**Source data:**
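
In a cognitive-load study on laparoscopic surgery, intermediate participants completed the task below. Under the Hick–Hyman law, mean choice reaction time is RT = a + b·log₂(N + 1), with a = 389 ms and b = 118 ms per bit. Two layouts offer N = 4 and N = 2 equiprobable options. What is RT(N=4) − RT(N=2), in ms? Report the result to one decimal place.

87.0

RT(4) = 389 + 118·log₂(5) = 389 + 118·2.3219 = 662.9842 ms.
RT(2) = 389 + 118·log₂(3) = 389 + 118·1.5850 = 576.0300 ms.
Difference = 662.9842 − 576.0300 = 86.9542 ≈ 87.0 ms.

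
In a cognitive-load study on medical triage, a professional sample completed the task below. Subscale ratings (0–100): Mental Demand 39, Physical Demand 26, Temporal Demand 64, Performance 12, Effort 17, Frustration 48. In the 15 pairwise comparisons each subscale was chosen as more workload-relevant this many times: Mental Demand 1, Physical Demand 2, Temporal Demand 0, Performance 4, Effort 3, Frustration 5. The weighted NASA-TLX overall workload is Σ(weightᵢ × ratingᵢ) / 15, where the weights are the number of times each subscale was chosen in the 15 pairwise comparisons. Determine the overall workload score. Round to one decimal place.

The tallies are the weights (they sum to 15).
Weighted sum = 1·39 + 2·26 + 0·64 + 4·12 + 3·17 + 5·48
            = 39 + 52 + 0 + 48 + 51 + 240 = 430.
Overall workload = 430 / 15 = 28.6667 ≈ 28.7.

28.7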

**Exercise:**
Your answer must consist only of the lines from the one containing "In a cognitive-load study on medical" through the last line of the data above, both included, exactly as written.

**Answer space:**
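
In a cognitive-load study on medical triage, a professional sample completed the task below. Subscale ratings (0–100): Mental Demand 39, Physical Demand 26, Temporal Demand 64, Performance 12, Effort 17, Frustration 48. In the 15 pairwise comparisons each subscale was chosen as more workload-relevant this many times: Mental Demand 1, Physical Demand 2, Temporal Demand 0, Performance 4, Effort 3, Frustration 5. The weighted NASA-TLX overall workload is Σ(weightᵢ × ratingᵢ) / 15, where the weights are the number of times each subscale was chosen in the 15 pairwise comparisons. Determine the overall workload score. Round to one decimal place.

The tallies are the weights (they sum to 15).
Weighted sum = 1·39 + 2·26 + 0·64 + 4·12 + 3·17 + 5·48
            = 39 + 52 + 0 + 48 + 51 + 240 = 430.
Overall workload = 430 / 15 = 28.6667 ≈ 28.7.

28.7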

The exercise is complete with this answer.